Dataset entries

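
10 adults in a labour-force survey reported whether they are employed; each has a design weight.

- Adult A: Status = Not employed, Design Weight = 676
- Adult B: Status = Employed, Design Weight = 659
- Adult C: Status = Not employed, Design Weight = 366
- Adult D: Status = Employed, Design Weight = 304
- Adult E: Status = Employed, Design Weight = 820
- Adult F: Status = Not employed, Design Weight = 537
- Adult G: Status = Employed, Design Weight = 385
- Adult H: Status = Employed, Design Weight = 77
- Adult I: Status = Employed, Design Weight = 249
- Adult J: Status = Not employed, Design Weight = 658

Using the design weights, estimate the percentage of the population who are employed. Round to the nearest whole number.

Sum of weights for 'Employed' = 659 + 304 + 820 + 385 + 77 + 249 = 2494
Total weight = 4731
Weighted proportion = 2494 / 4731 = 0.52716128 → 52.716128%

53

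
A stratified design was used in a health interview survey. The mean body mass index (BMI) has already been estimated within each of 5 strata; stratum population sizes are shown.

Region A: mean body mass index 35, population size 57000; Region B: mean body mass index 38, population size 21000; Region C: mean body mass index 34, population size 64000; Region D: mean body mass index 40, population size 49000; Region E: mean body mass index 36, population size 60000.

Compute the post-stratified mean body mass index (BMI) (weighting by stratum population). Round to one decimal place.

36.2

Σ Nₕ·x̄ₕ = 35×57000 + 38×21000 + 34×64000 + 40×49000 + 36×60000
  = 1995000 + 798000 + 2176000 + 1960000 + 2160000 = 9089000
Σ Nₕ = 57000 + 21000 + 64000 + 49000 + 60000 = 251000
Overall mean = 9089000 / 251000 = 36.211155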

WORK INSTRUCTION: What is needed is an exact copy of all the data above.

SOLUTION TO THE PROBLEM:
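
10 adults in a labour-force survey reported whether they are employed; each has a design weight.

- Adult A: Status = Not employed, Design Weight = 676
- Adult B: Status = Employed, Design Weight = 659
- Adult C: Status = Not employed, Design Weight = 366
- Adult D: Status = Employed, Design Weight = 304
- Adult E: Status = Employed, Design Weight = 820
- Adult F: Status = Not employed, Design Weight = 537
- Adult G: Status = Employed, Design Weight = 385
- Adult H: Status = Employed, Design Weight = 77
- Adult I: Status = Employed, Design Weight = 249
- Adult J: Status = Not employed, Design Weight = 658

Using the design weights, estimate the percentage of the population who are employed. Round to the nearest whole number.

Sum of weights for 'Employed' = 659 + 304 + 820 + 385 + 77 + 249 = 2494
Total weight = 4731
Weighted proportion = 2494 / 4731 = 0.52716128 → 52.716128%

53

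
A stratified design was used in a health interview survey. The mean body mass index (BMI) has already been estimated within each of 5 strata; stratum population sizes are shown.

Region A: mean body mass index 35, population size 57000; Region B: mean body mass index 38, population size 21000; Region C: mean body mass index 34, population size 64000; Region D: mean body mass index 40, population size 49000; Region E: mean body mass index 36, population size 60000.

Compute the post-stratified mean body mass index (BMI) (weighting by stratum population). Round to one decimal place.

36.2

Σ Nₕ·x̄ₕ = 35×57000 + 38×21000 + 34×64000 + 40×49000 + 36×60000
  = 1995000 + 798000 + 2176000 + 1960000 + 2160000 = 9089000
Σ Nₕ = 57000 + 21000 + 64000 + 49000 + 60000 = 251000
Overall mean = 9089000 / 251000 = 36.211155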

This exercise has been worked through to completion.